Extracted entries:
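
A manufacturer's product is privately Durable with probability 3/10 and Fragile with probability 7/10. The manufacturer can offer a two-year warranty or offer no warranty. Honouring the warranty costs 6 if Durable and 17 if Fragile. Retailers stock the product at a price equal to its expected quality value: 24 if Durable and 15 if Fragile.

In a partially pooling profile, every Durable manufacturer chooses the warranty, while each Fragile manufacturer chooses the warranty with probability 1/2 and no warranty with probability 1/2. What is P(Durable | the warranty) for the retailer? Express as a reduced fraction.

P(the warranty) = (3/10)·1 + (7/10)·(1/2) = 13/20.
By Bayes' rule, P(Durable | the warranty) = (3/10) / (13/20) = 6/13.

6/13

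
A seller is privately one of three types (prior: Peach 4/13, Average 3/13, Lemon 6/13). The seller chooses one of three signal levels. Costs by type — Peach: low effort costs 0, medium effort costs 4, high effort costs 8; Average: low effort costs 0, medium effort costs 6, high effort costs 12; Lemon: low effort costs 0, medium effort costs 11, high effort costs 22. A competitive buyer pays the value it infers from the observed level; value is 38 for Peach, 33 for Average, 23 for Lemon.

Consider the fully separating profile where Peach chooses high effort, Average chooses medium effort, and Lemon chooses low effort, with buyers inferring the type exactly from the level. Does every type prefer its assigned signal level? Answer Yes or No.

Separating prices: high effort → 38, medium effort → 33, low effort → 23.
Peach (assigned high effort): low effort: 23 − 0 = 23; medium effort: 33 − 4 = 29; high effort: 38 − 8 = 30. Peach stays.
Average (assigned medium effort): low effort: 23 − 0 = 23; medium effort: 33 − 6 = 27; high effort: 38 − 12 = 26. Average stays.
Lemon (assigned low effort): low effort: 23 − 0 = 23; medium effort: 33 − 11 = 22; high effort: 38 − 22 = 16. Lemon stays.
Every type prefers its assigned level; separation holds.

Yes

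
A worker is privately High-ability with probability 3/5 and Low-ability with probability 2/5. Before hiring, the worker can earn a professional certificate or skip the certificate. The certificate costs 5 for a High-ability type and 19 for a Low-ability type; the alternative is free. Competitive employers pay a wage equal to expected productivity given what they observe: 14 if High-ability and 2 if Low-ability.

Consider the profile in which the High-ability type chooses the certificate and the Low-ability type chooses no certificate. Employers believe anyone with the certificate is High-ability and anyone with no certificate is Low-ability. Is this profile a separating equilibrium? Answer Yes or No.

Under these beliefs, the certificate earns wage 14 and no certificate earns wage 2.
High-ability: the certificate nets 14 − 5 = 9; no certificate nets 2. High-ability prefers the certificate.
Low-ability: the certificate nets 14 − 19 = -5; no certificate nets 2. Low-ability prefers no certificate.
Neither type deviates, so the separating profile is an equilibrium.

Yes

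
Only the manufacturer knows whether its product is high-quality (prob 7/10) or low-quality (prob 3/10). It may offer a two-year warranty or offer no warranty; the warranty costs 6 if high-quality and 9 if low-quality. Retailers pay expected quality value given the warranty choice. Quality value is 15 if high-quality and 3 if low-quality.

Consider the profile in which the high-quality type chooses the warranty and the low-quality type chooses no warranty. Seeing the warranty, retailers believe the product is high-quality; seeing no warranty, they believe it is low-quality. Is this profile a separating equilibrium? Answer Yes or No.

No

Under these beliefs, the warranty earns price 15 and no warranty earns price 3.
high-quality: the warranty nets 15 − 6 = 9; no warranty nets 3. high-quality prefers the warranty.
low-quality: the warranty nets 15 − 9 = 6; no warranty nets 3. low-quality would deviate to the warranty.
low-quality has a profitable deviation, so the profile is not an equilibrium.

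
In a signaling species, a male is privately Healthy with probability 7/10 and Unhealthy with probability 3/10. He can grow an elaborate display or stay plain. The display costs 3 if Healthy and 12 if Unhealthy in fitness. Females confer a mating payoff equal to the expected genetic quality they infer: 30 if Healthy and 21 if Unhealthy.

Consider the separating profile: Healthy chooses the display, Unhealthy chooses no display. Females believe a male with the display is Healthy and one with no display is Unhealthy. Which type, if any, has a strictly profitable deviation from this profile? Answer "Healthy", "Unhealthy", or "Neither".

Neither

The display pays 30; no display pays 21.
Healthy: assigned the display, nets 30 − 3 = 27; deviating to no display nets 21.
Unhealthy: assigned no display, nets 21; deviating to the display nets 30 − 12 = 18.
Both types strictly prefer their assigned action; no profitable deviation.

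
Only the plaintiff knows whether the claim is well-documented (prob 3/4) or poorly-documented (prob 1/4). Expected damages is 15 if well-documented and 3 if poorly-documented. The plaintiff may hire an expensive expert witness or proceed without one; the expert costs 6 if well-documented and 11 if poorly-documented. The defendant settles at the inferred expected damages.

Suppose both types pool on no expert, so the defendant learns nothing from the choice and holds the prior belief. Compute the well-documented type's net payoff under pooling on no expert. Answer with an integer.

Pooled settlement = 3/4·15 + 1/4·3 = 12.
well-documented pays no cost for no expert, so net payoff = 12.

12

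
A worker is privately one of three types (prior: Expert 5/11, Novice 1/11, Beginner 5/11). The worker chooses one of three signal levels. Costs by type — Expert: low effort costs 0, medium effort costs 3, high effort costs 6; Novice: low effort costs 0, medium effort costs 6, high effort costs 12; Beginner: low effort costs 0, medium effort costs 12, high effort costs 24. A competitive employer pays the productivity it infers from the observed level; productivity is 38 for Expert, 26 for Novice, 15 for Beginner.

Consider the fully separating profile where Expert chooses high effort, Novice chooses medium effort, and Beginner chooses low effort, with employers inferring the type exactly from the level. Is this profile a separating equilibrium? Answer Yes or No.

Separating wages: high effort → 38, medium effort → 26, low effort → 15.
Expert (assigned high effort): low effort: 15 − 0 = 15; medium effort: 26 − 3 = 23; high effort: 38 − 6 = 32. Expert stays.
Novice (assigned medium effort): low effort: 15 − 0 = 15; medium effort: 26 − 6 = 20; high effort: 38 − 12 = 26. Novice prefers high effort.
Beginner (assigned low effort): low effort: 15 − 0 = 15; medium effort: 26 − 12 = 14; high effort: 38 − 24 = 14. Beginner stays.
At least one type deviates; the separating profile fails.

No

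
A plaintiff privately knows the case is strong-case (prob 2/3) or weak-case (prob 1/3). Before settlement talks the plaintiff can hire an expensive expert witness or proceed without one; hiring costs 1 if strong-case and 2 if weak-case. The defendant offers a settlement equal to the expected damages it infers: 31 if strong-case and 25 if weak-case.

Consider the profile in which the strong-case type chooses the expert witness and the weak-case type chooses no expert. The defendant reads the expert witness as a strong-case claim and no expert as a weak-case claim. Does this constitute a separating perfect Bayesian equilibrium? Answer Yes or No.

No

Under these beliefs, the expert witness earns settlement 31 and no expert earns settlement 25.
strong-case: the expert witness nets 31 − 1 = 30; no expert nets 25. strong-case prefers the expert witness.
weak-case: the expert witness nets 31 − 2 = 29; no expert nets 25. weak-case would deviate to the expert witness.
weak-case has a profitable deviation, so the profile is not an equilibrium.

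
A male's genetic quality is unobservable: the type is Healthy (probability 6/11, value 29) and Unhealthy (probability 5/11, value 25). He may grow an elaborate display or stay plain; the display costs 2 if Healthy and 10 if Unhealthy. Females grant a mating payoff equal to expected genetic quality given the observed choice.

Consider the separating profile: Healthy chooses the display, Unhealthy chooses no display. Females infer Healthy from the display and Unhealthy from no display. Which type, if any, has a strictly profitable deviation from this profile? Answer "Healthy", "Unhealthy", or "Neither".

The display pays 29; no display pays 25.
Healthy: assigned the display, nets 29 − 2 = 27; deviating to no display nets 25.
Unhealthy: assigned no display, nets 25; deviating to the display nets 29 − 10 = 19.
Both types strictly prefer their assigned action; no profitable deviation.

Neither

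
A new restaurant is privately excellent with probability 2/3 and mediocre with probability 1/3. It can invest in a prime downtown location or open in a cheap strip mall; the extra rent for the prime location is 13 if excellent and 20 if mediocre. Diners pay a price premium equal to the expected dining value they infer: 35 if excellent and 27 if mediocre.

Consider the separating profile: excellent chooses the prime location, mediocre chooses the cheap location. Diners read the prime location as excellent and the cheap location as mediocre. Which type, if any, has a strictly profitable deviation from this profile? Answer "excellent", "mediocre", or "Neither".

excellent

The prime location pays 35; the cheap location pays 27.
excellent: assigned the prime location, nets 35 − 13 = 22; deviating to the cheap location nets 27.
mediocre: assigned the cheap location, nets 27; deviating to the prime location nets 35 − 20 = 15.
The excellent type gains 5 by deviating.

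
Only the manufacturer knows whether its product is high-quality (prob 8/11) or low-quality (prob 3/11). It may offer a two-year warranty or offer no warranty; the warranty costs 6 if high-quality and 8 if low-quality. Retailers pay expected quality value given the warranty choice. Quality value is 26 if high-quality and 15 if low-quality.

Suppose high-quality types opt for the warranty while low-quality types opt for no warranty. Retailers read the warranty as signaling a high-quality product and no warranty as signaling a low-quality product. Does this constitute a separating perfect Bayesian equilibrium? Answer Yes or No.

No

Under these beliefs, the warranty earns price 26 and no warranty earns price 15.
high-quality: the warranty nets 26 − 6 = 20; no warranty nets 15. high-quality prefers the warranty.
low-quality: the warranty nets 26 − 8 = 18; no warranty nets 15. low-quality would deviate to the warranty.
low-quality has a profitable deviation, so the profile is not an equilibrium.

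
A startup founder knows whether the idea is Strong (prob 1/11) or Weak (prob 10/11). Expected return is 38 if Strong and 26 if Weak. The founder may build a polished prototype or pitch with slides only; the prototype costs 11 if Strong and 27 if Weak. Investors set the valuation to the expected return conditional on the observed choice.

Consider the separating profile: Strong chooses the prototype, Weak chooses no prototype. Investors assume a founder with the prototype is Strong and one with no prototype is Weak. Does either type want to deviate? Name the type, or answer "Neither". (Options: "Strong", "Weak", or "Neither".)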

Task prompt: Copy every line from the records above that contains the word "Before".

Task solution:
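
A worker is privately High-ability with probability 3/5 and Low-ability with probability 2/5. Before hiring, the worker can earn a professional certificate or skip the certificate. The certificate costs 5 for a High-ability type and 19 for a Low-ability type; the alternative is free. Competitive employers pay a wage equal to expected productivity given what they observe: 14 if High-ability and 2 if Low-ability.
A plaintiff privately knows the case is strong-case (prob 2/3) or weak-case (prob 1/3). Before settlement talks the plaintiff can hire an expensive expert witness or proceed without one; hiring costs 1 if strong-case and 2 if weak-case. The defendant offers a settlement equal to the expected damages it infers: 31 if strong-case and 25 if weak-case.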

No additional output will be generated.